(Records excerpted from a collection)
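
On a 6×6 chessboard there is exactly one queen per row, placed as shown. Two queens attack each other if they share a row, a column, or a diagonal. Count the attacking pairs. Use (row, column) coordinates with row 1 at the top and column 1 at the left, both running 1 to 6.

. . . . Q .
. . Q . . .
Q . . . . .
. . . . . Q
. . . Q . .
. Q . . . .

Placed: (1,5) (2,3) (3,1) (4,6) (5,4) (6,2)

0

All columns are distinct and no two queens satisfy |Δrow| = |Δcol|, so no pair attacks.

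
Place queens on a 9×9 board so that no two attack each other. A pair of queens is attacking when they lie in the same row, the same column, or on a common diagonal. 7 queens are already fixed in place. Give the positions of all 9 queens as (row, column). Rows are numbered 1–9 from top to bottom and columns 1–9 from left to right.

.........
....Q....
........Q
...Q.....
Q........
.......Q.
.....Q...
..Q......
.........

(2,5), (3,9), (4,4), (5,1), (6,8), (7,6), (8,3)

Row 1: attacked by (2,5)→{4,5,6}; (3,9)→{7,9}; (4,4)→{1,4,7}; (5,1)→{1,5}; (6,8)→{3,8}; (7,6)→{6}; (8,3)→{3}. Safe: 2. Place at column 2.
Row 9: attacked by (1,2)→{2}; (2,5)→{5}; (3,9)→{3,9}; (4,4)→{4,9}; (5,1)→{1,5}; (6,8)→{5,8}; (7,6)→{4,6,8}; (8,3)→{2,3,4}. Safe: 7. Place at column 7.
Columns [2, 5, 9, 4, 1, 8, 6, 3, 7], r−c [-1, -3, -6, 0, 4, -2, 1, 5, 2], r+c [3, 7, 12, 8, 6, 14, 13, 11, 16] are all distinct, so no two queens attack.

(1,2) (2,5) (3,9) (4,4) (5,1) (6,8) (7,6) (8,3) (9,7)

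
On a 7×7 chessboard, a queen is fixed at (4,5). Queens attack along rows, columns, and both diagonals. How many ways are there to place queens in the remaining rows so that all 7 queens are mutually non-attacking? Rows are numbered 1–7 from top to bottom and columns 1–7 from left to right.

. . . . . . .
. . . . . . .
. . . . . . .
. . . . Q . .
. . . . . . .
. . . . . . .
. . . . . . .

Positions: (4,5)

4

Branch on row 1: col 1 → 0; col 3 → 1; col 4 → 1; col 6 → 1; col 7 → 1.
Sum: 0 + 1 + 1 + 1 + 1 = 4.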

REQUIRED WORK →
Each record needs to be duplicated exactly as given.

EXERCISE RESULT →
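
On a 6×6 chessboard there is exactly one queen per row, placed as shown. Two queens attack each other if they share a row, a column, or a diagonal. Count the attacking pairs. Use (row, column) coordinates with row 1 at the top and column 1 at the left, both running 1 to 6.

. . . . Q .
. . Q . . .
Q . . . . .
. . . . . Q
. . . Q . .
. Q . . . .

Placed: (1,5) (2,3) (3,1) (4,6) (5,4) (6,2)

0

All columns are distinct and no two queens satisfy |Δrow| = |Δcol|, so no pair attacks.

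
Place queens on a 9×9 board so that no two attack each other. A pair of queens is attacking when they lie in the same row, the same column, or on a common diagonal. 7 queens are already fixed in place. Give the positions of all 9 queens as (row, column). Rows are numbered 1–9 from top to bottom and columns 1–9 from left to right.

.........
....Q....
........Q
...Q.....
Q........
.......Q.
.....Q...
..Q......
.........

(2,5), (3,9), (4,4), (5,1), (6,8), (7,6), (8,3)

Row 1: attacked by (2,5)→{4,5,6}; (3,9)→{7,9}; (4,4)→{1,4,7}; (5,1)→{1,5}; (6,8)→{3,8}; (7,6)→{6}; (8,3)→{3}. Safe: 2. Place at column 2.
Row 9: attacked by (1,2)→{2}; (2,5)→{5}; (3,9)→{3,9}; (4,4)→{4,9}; (5,1)→{1,5}; (6,8)→{5,8}; (7,6)→{4,6,8}; (8,3)→{2,3,4}. Safe: 7. Place at column 7.
Columns [2, 5, 9, 4, 1, 8, 6, 3, 7], r−c [-1, -3, -6, 0, 4, -2, 1, 5, 2], r+c [3, 7, 12, 8, 6, 14, 13, 11, 16] are all distinct, so no two queens attack.

(1,2) (2,5) (3,9) (4,4) (5,1) (6,8) (7,6) (8,3) (9,7)

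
On a 7×7 chessboard, a queen is fixed at (4,5). Queens attack along rows, columns, and both diagonals. How many ways are there to place queens in the remaining rows so that all 7 queens are mutually non-attacking? Rows are numbered 1–7 from top to bottom and columns 1–7 from left to right.

. . . . . . .
. . . . . . .
. . . . . . .
. . . . Q . .
. . . . . . .
. . . . . . .
. . . . . . .

Positions: (4,5)

4

Branch on row 1: col 1 → 0; col 3 → 1; col 4 → 1; col 6 → 1; col 7 → 1.
Sum: 0 + 1 + 1 + 1 + 1 = 4.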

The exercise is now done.